> **Activity**
Everything from the first line of the records below through the line containing "Rule 3: C5 and" is to be retyped exactly; leave out the rest.

● ● ●

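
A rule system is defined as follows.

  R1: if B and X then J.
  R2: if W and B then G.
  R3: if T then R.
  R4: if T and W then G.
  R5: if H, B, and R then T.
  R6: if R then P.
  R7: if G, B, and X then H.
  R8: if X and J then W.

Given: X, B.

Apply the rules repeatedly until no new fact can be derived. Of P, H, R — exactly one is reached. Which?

B and X hold, so J follows (R1).
X and J hold, so W follows (R8).
From W and B, R2 gives G.
G, B, and X hold, so H follows (R7).
P would need R (R6), but R is never established. R would need T (R3), but T is never established.

H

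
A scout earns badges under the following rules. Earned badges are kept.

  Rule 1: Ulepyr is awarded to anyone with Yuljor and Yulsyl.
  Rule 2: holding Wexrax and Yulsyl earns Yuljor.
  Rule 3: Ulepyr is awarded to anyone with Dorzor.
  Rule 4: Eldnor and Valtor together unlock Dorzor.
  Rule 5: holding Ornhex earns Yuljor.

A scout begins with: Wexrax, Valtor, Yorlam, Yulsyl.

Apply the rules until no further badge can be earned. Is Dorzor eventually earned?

Dorzor would need Eldnor and Valtor (Rule 4), but Eldnor is never earned.

No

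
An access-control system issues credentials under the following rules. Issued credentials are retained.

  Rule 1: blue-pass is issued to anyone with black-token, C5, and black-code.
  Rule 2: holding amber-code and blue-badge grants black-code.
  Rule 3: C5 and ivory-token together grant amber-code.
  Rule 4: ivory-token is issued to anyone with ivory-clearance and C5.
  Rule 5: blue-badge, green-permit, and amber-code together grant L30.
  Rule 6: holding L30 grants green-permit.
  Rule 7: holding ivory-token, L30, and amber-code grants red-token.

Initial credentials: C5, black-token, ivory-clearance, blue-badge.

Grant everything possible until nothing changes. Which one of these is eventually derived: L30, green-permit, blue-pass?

blue-pass

Holding ivory-clearance and C5 grants ivory-token (Rule 4).
Holding C5 and ivory-token grants amber-code (Rule 3).
Holding amber-code and blue-badge grants black-code (Rule 2).
Holding black-token, C5, and black-code grants blue-pass (Rule 1).
green-permit would need L30 (Rule 6), but L30 is never granted. L30 would need blue-badge, green-permit, and amber-code (Rule 5), but green-permit is never granted.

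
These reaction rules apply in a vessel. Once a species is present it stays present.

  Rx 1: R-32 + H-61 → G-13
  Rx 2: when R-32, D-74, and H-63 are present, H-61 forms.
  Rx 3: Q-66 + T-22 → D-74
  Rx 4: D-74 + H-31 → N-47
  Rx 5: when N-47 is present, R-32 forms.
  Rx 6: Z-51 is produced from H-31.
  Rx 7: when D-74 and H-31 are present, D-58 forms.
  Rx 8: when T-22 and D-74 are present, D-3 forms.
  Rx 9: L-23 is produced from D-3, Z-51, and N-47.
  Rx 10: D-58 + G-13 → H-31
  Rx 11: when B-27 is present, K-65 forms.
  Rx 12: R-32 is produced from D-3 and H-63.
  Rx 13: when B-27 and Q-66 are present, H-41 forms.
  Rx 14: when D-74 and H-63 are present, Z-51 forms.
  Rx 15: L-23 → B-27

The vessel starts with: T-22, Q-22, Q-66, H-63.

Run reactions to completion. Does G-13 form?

Q-66 and T-22 present → D-74 forms (Rx 3).
T-22 and D-74 present → D-3 forms (Rx 8).
D-3 and H-63 present → R-32 forms (Rx 12).
R-32, D-74, and H-63 present → H-61 forms (Rx 2).
R-32 and H-61 present → G-13 forms (Rx 1).

Yes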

● ● ●

> **Answer for the task**
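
A rule system is defined as follows.

  R1: if B and X then J.
  R2: if W and B then G.
  R3: if T then R.
  R4: if T and W then G.
  R5: if H, B, and R then T.
  R6: if R then P.
  R7: if G, B, and X then H.
  R8: if X and J then W.

Given: X, B.

Apply the rules repeatedly until no new fact can be derived. Of P, H, R — exactly one is reached. Which?

B and X hold, so J follows (R1).
X and J hold, so W follows (R8).
From W and B, R2 gives G.
G, B, and X hold, so H follows (R7).
P would need R (R6), but R is never established. R would need T (R3), but T is never established.

H

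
A scout earns badges under the following rules. Earned badges are kept.

  Rule 1: Ulepyr is awarded to anyone with Yuljor and Yulsyl.
  Rule 2: holding Wexrax and Yulsyl earns Yuljor.
  Rule 3: Ulepyr is awarded to anyone with Dorzor.
  Rule 4: Eldnor and Valtor together unlock Dorzor.
  Rule 5: holding Ornhex earns Yuljor.

A scout begins with: Wexrax, Valtor, Yorlam, Yulsyl.

Apply the rules until no further badge can be earned. Is Dorzor eventually earned?

Dorzor would need Eldnor and Valtor (Rule 4), but Eldnor is never earned.

No

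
An access-control system issues credentials under the following rules. Issued credentials are retained.

  Rule 1: blue-pass is issued to anyone with black-token, C5, and black-code.
  Rule 2: holding amber-code and blue-badge grants black-code.
  Rule 3: C5 and ivory-token together grant amber-code.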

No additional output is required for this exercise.